▸ WORK TO BE COMPLETED
Copy out the line that contains "(30) e OR NOT u" and the lines after it through the final one in the entries below, exactly, with no other lines.

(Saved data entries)
▬▬▬
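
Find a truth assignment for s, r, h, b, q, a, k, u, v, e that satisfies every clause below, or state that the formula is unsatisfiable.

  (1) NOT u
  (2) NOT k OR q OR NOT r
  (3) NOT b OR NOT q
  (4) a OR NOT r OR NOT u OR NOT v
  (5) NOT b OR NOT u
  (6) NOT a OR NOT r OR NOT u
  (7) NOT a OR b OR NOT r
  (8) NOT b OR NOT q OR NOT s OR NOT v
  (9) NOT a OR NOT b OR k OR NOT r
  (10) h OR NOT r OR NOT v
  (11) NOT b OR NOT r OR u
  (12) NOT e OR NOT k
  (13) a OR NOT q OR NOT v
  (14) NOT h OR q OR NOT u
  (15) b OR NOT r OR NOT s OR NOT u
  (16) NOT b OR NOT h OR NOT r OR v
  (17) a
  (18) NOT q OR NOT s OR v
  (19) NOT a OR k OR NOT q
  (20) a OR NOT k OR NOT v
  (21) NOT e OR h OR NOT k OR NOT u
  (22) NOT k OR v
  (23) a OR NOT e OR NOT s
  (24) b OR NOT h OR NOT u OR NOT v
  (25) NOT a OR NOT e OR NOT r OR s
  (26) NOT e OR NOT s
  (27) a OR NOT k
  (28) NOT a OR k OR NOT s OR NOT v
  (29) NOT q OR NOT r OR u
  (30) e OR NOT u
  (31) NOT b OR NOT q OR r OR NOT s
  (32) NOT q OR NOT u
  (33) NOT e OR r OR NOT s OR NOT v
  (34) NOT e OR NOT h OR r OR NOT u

s = False, r = False, h = False, b = True, q = False, a = True, k = False, u = False, v = True, e = False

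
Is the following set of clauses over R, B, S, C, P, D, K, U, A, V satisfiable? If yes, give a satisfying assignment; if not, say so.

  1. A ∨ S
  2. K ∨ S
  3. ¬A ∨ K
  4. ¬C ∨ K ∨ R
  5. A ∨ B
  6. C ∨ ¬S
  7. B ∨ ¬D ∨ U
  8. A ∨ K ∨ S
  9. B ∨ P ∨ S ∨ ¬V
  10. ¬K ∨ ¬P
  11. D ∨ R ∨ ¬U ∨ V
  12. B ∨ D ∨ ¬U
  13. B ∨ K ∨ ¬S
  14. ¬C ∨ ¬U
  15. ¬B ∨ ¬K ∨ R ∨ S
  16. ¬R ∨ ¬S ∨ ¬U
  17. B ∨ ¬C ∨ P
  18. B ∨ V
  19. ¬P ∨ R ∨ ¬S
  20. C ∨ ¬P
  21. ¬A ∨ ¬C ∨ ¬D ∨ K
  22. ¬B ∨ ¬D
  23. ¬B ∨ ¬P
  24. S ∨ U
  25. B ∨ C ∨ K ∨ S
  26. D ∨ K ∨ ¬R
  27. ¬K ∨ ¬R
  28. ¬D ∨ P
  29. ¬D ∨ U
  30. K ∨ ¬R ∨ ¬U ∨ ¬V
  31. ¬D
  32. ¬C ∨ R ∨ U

Case S = True:
  (C ∨ ¬S) forces C = True.
  (¬C ∨ ¬U) forces U = False.
  (¬D ∨ U) forces D = False.
  (¬C ∨ R ∨ U) forces R = True.
  (D ∨ K ∨ ¬R) forces K = True.
  Clause (¬K ∨ ¬R) is falsified — contradiction.
Case S = False:
  (A ∨ S) forces A = True.
  (K ∨ S) forces K = True.
  (¬K ∨ ¬P) forces P = False.
  (S ∨ U) forces U = True.
  (¬C ∨ ¬U) forces C = False.
  (¬K ∨ ¬R) forces R = False.
  (¬B ∨ ¬K ∨ R ∨ S) forces B = False.
  (B ∨ P ∨ S ∨ ¬V) forces V = False.
  Clause (B ∨ V) is falsified — contradiction.
Both cases fail, so the formula is unsatisfiable.

No satisfying assignment exists.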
▬▬▬
▸ WORKED SOLUTION
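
  (30) e OR NOT u
  (31) NOT b OR NOT q OR r OR NOT s
  (32) NOT q OR NOT u
  (33) NOT e OR r OR NOT s OR NOT v
  (34) NOT e OR NOT h OR r OR NOT u

s = False, r = False, h = False, b = True, q = False, a = True, k = False, u = False, v = True, e = False

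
Is the following set of clauses over R, B, S, C, P, D, K, U, A, V satisfiable? If yes, give a satisfying assignment; if not, say so.

  1. A ∨ S
  2. K ∨ S
  3. ¬A ∨ K
  4. ¬C ∨ K ∨ R
  5. A ∨ B
  6. C ∨ ¬S
  7. B ∨ ¬D ∨ U
  8. A ∨ K ∨ S
  9. B ∨ P ∨ S ∨ ¬V
  10. ¬K ∨ ¬P
  11. D ∨ R ∨ ¬U ∨ V
  12. B ∨ D ∨ ¬U
  13. B ∨ K ∨ ¬S
  14. ¬C ∨ ¬U
  15. ¬B ∨ ¬K ∨ R ∨ S
  16. ¬R ∨ ¬S ∨ ¬U
  17. B ∨ ¬C ∨ P
  18. B ∨ V
  19. ¬P ∨ R ∨ ¬S
  20. C ∨ ¬P
  21. ¬A ∨ ¬C ∨ ¬D ∨ K
  22. ¬B ∨ ¬D
  23. ¬B ∨ ¬P
  24. S ∨ U
  25. B ∨ C ∨ K ∨ S
  26. D ∨ K ∨ ¬R
  27. ¬K ∨ ¬R
  28. ¬D ∨ P
  29. ¬D ∨ U
  30. K ∨ ¬R ∨ ¬U ∨ ¬V
  31. ¬D
  32. ¬C ∨ R ∨ U

Case S = True:
  (C ∨ ¬S) forces C = True.
  (¬C ∨ ¬U) forces U = False.
  (¬D ∨ U) forces D = False.
  (¬C ∨ R ∨ U) forces R = True.
  (D ∨ K ∨ ¬R) forces K = True.
  Clause (¬K ∨ ¬R) is falsified — contradiction.
Case S = False:
  (A ∨ S) forces A = True.
  (K ∨ S) forces K = True.
  (¬K ∨ ¬P) forces P = False.
  (S ∨ U) forces U = True.
  (¬C ∨ ¬U) forces C = False.
  (¬K ∨ ¬R) forces R = False.
  (¬B ∨ ¬K ∨ R ∨ S) forces B = False.
  (B ∨ P ∨ S ∨ ¬V) forces V = False.
  Clause (B ∨ V) is falsified — contradiction.
Both cases fail, so the formula is unsatisfiable.

No satisfying assignment exists.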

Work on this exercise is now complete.